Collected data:
□ □ □ □
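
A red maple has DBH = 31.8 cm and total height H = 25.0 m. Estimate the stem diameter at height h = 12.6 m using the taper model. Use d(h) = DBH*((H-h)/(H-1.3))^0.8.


Taper: d(h) = DBH * ((H - h) / (H - 1.3))^0.8
Numerator = H - h = 25.0 - 12.6 = 12.4 m
Denominator = H - 1.3 = 25.0 - 1.3 = 23.7 m
Ratio = 12.4 / 23.7 = 0.52321
d = 31.8 * 0.52321^0.8 = 18.9 cm

18.9


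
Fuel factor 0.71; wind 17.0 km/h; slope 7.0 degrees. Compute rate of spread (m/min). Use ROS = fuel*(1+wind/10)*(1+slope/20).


Formula: ROS = fuel * (1 + wind/10) * (1 + slope/20)
Wind factor = 1 + 17.0/10 = 2.7
Slope factor = 1 + 7.0/20 = 1.35
ROS = 0.71 * 2.7 * 1.35 = 2.59 m/min

2.59


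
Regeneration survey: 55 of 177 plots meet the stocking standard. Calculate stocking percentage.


Formula: Stocking % = stocked plots / total plots * 100
Stocking = 55 / 177 * 100
Stocking = 0.3107 * 100 = 31.1%

31.1


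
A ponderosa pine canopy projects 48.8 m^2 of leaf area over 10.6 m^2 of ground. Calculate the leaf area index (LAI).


Formula: LAI = total leaf area / ground area  (dimensionless)
LAI = 48.8 m^2 / 10.6 m^2
LAI = 4.6

4.6


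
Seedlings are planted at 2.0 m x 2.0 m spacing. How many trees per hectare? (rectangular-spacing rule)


Formula: TPH = 10000 m^2/ha / (spacing_x * spacing_y)
Area per tree = 2.0 m * 2.0 m = 4.0 m^2
TPH = 10000 / 4.0 = 2500 trees/ha

2500


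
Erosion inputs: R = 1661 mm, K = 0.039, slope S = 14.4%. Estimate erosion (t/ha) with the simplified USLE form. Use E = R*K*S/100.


Formula: E = R * K * S / 100  (simplified USLE)
R * K = 1661 * 0.039 = 64.779
E = 64.779 * 14.4 / 100 = 9.33 t/ha

9.33


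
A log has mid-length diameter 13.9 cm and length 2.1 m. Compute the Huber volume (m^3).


Huber: V = Am * L,  Am = pi*(Dm/200)^2
Am = pi*(13.9/200)^2 = 0.015175 m^2
V = 0.015175*2.1 = 0.0319 m^3

0.0319


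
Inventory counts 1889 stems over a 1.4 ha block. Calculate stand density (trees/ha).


Formula: Stand Density = N_trees / Area_ha
Density = 1889 trees / 1.4 ha
Density = 1349 trees/ha

1349


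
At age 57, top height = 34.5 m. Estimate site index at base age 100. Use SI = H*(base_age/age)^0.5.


Formula: SI = H_dom * (base_age / age)^0.5
Age ratio = 100 / 57 = 1.75439
sqrt(age_ratio) = 1.32453
SI = 34.5 * 1.32453 = 45.7 m

45.7


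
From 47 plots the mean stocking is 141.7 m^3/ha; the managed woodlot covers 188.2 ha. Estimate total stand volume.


Formula: Total Volume = Mean Volume per ha * Total Area
Total Volume = 141.7 m^3/ha * 188.2 ha
Total Volume = 26668 m^3

26668


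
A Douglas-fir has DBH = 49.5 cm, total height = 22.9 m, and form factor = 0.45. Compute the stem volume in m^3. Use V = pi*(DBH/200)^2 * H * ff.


Formula: V = pi * (DBH/200)^2 * H * ff
Radius = DBH/200 = 49.5/200 = 0.2475 m
Radius^2 = 0.2475^2 = 0.06125625 m^2
V = pi * 0.06125625 * 22.9 * 0.45
V = 1.983 m^3

1.983


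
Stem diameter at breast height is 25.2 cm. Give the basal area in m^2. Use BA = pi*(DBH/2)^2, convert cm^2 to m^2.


Formula: BA = pi * (DBH/2)^2 / 10000  (cm^2 to m^2)
Radius = DBH/2 = 25.2/2 = 12.6 cm
BA = pi * 12.6^2 / 10000
   = 498.7592 cm^2 / 10000
   = 0.0499 m^2

0.0499


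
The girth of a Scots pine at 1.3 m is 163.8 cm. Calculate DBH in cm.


Formula: DBH = C / pi
DBH = 163.8 / pi
pi = 3.14159...
DBH = 52.1 cm

52.1


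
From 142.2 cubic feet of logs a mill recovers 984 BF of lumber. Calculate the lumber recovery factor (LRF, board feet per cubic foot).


Formula: LRF = Lumber Output (BF) / Log Input (ft^3)
LRF = 984 BF / 142.2 ft^3
LRF = 6.92 BF/ft^3

6.92


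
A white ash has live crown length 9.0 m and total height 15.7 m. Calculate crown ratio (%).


Formula: Crown Ratio = (Crown Length / Total Height) * 100
CR = (9.0 m / 15.7 m) * 100
CR = 0.5732 * 100 = 57.3%

57.3


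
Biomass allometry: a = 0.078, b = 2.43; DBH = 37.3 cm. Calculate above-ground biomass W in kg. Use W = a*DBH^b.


Formula: W = a * DBH^b  (allometric power law)
DBH^b = 37.3^2.43 = 6595.5719
W = 0.078 * 6595.5719 = 514.5 kg

514.5


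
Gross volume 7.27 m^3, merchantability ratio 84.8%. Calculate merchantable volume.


Formula: MV = V_total * (merchantable_pct / 100)
Merchantable fraction = 84.8% / 100 = 0.848
MV = 7.27 m^3 * 0.848 = 6.165 m^3

6.165


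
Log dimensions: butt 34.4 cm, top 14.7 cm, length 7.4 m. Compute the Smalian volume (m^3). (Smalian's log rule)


Smalian: V = (A1 + A2)/2 * L,  A = pi*(D/200)^2
A1 = pi*(34.4/200)^2 = 0.092941 m^2
A2 = pi*(14.7/200)^2 = 0.016972 m^2
V = (0.092941+0.016972)/2*7.4 = 0.4067 m^3

0.4067


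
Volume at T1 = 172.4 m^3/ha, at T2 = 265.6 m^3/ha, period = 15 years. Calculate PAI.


Formula: PAI = (V_T2 - V_T1) / (T2 - T1)
Volume increment = 265.6 - 172.4 = 93.2 m^3/ha
PAI = 93.2 / 15 = 6.21 m^3/ha/year

6.21


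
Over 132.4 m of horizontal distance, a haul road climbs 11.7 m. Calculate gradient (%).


Formula: Gradient = rise / run * 100
Gradient = 11.7 / 132.4 * 100 = 8.8%

8.8


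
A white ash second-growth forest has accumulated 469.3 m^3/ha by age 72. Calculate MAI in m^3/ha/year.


Formula: MAI = Total Volume / Stand Age
MAI = 469.3 m^3/ha / 72 years
MAI = 6.52 m^3/ha/year

6.52


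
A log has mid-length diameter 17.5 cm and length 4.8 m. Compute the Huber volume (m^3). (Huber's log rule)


Huber: V = Am * L,  Am = pi*(Dm/200)^2
Am = pi*(17.5/200)^2 = 0.024053 m^2
V = 0.024053*4.8 = 0.1155 m^3

0.1155


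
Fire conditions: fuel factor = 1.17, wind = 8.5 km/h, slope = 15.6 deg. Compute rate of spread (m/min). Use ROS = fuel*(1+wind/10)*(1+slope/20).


Formula: ROS = fuel * (1 + wind/10) * (1 + slope/20)
Wind factor = 1 + 8.5/10 = 1.85
Slope factor = 1 + 15.6/20 = 1.78
ROS = 1.17 * 1.85 * 1.78 = 3.85 m/min

3.85


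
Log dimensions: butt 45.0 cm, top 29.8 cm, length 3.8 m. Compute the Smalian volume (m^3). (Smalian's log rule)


Smalian: V = (A1 + A2)/2 * L,  A = pi*(D/200)^2
A1 = pi*(45.0/200)^2 = 0.159043 m^2
A2 = pi*(29.8/200)^2 = 0.069746 m^2
V = (0.159043+0.069746)/2*3.8 = 0.4347 m^3

0.4347


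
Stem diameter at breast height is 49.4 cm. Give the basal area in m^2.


Formula: BA = pi * (DBH/2)^2 / 10000  (cm^2 to m^2)
Radius = DBH/2 = 49.4/2 = 24.7 cm
BA = pi * 24.7^2 / 10000
   = 1916.6543 cm^2 / 10000
   = 0.1917 m^2

0.1917


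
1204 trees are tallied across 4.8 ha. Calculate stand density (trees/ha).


Formula: Stand Density = N_trees / Area_ha
Density = 1204 trees / 4.8 ha
Density = 251 trees/ha

251


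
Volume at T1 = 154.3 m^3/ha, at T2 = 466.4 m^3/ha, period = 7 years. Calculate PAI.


Formula: PAI = (V_T2 - V_T1) / (T2 - T1)
Volume increment = 466.4 - 154.3 = 312.1 m^3/ha
PAI = 312.1 / 7 = 44.59 m^3/ha/year

44.59


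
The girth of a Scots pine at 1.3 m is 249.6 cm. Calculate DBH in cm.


Formula: DBH = C / pi
DBH = 249.6 / pi
pi = 3.14159...
DBH = 79.5 cm

79.5


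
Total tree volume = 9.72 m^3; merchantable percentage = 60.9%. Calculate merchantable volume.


Formula: MV = V_total * (merchantable_pct / 100)
Merchantable fraction = 60.9% / 100 = 0.609
MV = 9.72 m^3 * 0.609 = 5.919 m^3

5.919


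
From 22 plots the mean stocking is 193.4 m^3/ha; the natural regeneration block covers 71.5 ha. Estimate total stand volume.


Formula: Total Volume = Mean Volume per ha * Total Area
Total Volume = 193.4 m^3/ha * 71.5 ha
Total Volume = 13828 m^3

13828


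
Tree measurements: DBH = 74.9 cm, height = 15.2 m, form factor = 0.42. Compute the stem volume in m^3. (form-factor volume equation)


Formula: V = pi * (DBH/200)^2 * H * ff
Radius = DBH/200 = 74.9/200 = 0.3745 m
Radius^2 = 0.3745^2 = 0.14025025 m^2
V = pi * 0.14025025 * 15.2 * 0.42
V = 2.813 m^3

2.813


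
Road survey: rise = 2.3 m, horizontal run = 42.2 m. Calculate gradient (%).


Formula: Gradient = rise / run * 100
Gradient = 2.3 / 42.2 * 100 = 5.5%

5.5


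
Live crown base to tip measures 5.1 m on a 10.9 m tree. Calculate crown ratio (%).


Formula: Crown Ratio = (Crown Length / Total Height) * 100
CR = (5.1 m / 10.9 m) * 100
CR = 0.4679 * 100 = 46.8%

46.8


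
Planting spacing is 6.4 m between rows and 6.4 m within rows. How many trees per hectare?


Formula: TPH = 10000 m^2/ha / (spacing_x * spacing_y)
Area per tree = 6.4 m * 6.4 m = 40.96 m^2
TPH = 10000 / 40.96 = 244 trees/ha

244


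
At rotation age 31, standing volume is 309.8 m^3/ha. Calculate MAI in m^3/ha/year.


Formula: MAI = Total Volume / Stand Age
MAI = 309.8 m^3/ha / 31 years
MAI = 9.99 m^3/ha/year

9.99


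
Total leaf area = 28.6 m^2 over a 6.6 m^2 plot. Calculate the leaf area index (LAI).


Formula: LAI = total leaf area / ground area  (dimensionless)
LAI = 28.6 m^2 / 6.6 m^2
LAI = 4.33

4.33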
□ □ □ □
ASSIGNED TASK | Only what runs from the line containing "Planting spacing is" through the final line of the entries above belongs in the answer, restated exactly.

YOUR SOLUTION |
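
Planting spacing is 6.4 m between rows and 6.4 m within rows. How many trees per hectare?


Formula: TPH = 10000 m^2/ha / (spacing_x * spacing_y)
Area per tree = 6.4 m * 6.4 m = 40.96 m^2
TPH = 10000 / 40.96 = 244 trees/ha

244


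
At rotation age 31, standing volume is 309.8 m^3/ha. Calculate MAI in m^3/ha/year.


Formula: MAI = Total Volume / Stand Age
MAI = 309.8 m^3/ha / 31 years
MAI = 9.99 m^3/ha/year

9.99


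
Total leaf area = 28.6 m^2 over a 6.6 m^2 plot. Calculate the leaf area index (LAI).


Formula: LAI = total leaf area / ground area  (dimensionless)
LAI = 28.6 m^2 / 6.6 m^2
LAI = 4.33

4.33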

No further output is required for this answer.